(INSTRUCTIONS TO FOLLOW): Every line from the one with "Sione acquired a" to the final line of the listing below should be repeated exactly, and only those.

(MATERIAL TO PROCESS):
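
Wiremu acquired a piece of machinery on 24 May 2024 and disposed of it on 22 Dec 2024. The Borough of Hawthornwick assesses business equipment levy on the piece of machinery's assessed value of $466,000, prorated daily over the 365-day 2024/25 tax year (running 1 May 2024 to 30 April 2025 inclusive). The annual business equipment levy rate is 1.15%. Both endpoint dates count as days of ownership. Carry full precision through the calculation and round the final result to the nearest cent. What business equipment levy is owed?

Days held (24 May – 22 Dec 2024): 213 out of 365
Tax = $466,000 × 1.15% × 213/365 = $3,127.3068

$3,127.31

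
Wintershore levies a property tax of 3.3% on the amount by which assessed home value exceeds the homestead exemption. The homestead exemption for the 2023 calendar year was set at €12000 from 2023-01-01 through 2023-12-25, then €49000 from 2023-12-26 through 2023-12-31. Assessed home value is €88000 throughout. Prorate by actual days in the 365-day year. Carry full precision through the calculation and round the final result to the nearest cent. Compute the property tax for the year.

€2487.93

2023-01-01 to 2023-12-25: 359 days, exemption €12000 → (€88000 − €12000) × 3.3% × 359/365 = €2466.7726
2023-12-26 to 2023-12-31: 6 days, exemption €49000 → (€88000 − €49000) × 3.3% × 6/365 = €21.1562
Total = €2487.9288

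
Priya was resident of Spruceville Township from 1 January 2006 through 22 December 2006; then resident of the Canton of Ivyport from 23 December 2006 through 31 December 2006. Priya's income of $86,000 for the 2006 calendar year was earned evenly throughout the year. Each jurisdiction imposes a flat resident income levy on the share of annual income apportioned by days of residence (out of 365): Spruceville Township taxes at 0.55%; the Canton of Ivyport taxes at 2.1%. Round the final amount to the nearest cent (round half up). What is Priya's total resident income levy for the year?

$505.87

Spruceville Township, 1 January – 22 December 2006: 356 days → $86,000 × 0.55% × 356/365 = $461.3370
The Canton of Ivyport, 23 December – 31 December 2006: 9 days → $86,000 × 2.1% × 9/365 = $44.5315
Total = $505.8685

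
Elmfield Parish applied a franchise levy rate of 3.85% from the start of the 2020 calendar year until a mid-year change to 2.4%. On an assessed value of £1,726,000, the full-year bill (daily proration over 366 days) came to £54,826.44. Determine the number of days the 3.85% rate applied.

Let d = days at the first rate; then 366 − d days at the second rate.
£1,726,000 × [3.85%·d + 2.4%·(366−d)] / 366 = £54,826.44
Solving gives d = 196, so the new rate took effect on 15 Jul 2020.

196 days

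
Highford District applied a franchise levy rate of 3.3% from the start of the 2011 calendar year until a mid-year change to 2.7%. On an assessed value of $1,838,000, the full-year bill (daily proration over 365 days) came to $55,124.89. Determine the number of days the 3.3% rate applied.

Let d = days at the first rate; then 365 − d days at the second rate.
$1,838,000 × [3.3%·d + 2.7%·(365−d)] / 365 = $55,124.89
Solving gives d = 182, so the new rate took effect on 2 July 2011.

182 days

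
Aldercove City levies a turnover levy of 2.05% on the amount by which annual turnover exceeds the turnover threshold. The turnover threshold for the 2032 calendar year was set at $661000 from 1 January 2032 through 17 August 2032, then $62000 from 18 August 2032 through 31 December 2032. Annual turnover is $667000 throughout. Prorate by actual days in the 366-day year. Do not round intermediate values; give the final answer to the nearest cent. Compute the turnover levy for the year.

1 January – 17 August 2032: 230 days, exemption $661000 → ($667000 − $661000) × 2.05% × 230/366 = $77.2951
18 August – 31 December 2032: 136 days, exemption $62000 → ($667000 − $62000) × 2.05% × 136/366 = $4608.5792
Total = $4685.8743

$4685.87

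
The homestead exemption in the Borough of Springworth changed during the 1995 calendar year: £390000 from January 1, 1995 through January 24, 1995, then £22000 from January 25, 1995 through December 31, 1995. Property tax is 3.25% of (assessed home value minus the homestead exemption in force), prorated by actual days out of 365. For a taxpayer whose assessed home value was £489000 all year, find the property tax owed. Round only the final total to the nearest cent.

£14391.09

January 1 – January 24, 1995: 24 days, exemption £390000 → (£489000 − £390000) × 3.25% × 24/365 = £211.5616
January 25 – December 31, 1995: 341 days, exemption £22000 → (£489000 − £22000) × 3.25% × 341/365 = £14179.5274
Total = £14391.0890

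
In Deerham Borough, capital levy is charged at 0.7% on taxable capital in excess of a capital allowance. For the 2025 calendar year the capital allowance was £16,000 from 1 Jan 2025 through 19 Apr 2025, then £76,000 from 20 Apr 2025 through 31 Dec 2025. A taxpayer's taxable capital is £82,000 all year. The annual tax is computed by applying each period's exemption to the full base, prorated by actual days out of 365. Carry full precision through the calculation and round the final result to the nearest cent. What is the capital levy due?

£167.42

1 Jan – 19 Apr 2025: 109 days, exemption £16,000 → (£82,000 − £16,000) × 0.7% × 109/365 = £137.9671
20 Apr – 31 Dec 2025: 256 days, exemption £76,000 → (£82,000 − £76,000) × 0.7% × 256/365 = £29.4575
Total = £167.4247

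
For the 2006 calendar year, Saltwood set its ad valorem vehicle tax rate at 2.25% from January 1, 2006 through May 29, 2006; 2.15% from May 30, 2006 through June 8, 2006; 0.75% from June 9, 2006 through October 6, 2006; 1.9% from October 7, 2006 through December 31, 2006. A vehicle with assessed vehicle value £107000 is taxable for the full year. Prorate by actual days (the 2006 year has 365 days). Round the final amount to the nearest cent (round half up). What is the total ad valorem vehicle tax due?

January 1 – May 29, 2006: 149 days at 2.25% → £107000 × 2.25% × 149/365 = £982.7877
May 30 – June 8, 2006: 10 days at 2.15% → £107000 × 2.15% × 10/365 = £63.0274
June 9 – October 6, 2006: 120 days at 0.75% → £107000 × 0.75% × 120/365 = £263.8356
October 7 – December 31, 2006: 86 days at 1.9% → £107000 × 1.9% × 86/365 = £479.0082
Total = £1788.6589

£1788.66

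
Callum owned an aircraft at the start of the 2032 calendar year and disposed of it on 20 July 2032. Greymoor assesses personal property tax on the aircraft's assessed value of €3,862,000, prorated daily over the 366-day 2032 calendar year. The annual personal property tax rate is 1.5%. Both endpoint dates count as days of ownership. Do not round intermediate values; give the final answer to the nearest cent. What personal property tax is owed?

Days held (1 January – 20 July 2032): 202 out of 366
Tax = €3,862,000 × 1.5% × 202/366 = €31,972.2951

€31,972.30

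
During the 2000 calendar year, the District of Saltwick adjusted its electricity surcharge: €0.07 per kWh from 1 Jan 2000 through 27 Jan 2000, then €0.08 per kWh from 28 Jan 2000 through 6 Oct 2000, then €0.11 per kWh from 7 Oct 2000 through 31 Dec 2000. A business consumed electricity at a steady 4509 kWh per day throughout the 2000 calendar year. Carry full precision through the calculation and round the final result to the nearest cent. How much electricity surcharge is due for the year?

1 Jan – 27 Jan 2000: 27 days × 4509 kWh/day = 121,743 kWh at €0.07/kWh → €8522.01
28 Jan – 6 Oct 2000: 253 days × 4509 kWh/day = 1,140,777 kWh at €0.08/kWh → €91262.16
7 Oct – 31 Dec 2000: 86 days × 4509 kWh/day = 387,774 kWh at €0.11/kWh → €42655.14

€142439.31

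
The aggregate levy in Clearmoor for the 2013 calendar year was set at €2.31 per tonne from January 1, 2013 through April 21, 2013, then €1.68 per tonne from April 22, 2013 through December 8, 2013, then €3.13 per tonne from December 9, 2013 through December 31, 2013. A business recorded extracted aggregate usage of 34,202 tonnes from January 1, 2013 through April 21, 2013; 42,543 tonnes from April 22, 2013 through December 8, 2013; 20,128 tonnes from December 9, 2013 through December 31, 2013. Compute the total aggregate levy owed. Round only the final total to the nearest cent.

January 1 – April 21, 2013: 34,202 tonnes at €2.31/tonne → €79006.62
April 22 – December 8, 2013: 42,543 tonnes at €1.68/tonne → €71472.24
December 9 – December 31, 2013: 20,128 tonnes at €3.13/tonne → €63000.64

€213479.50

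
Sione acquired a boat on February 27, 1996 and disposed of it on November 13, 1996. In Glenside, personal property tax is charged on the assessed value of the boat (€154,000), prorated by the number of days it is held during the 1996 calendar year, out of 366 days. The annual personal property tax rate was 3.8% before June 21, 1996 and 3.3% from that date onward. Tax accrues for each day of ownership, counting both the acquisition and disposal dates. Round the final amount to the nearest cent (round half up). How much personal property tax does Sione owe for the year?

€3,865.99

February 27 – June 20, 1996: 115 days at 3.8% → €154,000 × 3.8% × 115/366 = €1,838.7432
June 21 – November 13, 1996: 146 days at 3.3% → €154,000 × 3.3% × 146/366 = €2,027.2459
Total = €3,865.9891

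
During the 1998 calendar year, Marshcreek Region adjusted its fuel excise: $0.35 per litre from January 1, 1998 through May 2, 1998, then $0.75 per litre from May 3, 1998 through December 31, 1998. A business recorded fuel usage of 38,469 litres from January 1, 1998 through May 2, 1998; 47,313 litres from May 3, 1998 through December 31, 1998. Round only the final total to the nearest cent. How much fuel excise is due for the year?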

(SOLVED PROBLEM):
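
Sione acquired a boat on February 27, 1996 and disposed of it on November 13, 1996. In Glenside, personal property tax is charged on the assessed value of the boat (€154,000), prorated by the number of days it is held during the 1996 calendar year, out of 366 days. The annual personal property tax rate was 3.8% before June 21, 1996 and 3.3% from that date onward. Tax accrues for each day of ownership, counting both the acquisition and disposal dates. Round the final amount to the nearest cent (round half up). How much personal property tax does Sione owe for the year?

€3,865.99

February 27 – June 20, 1996: 115 days at 3.8% → €154,000 × 3.8% × 115/366 = €1,838.7432
June 21 – November 13, 1996: 146 days at 3.3% → €154,000 × 3.3% × 146/366 = €2,027.2459
Total = €3,865.9891

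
During the 1998 calendar year, Marshcreek Region adjusted its fuel excise: $0.35 per litre from January 1, 1998 through May 2, 1998, then $0.75 per litre from May 3, 1998 through December 31, 1998. A business recorded fuel usage of 38,469 litres from January 1, 1998 through May 2, 1998; 47,313 litres from May 3, 1998 through December 31, 1998. Round only the final total to the nearest cent. How much fuel excise is due for the year?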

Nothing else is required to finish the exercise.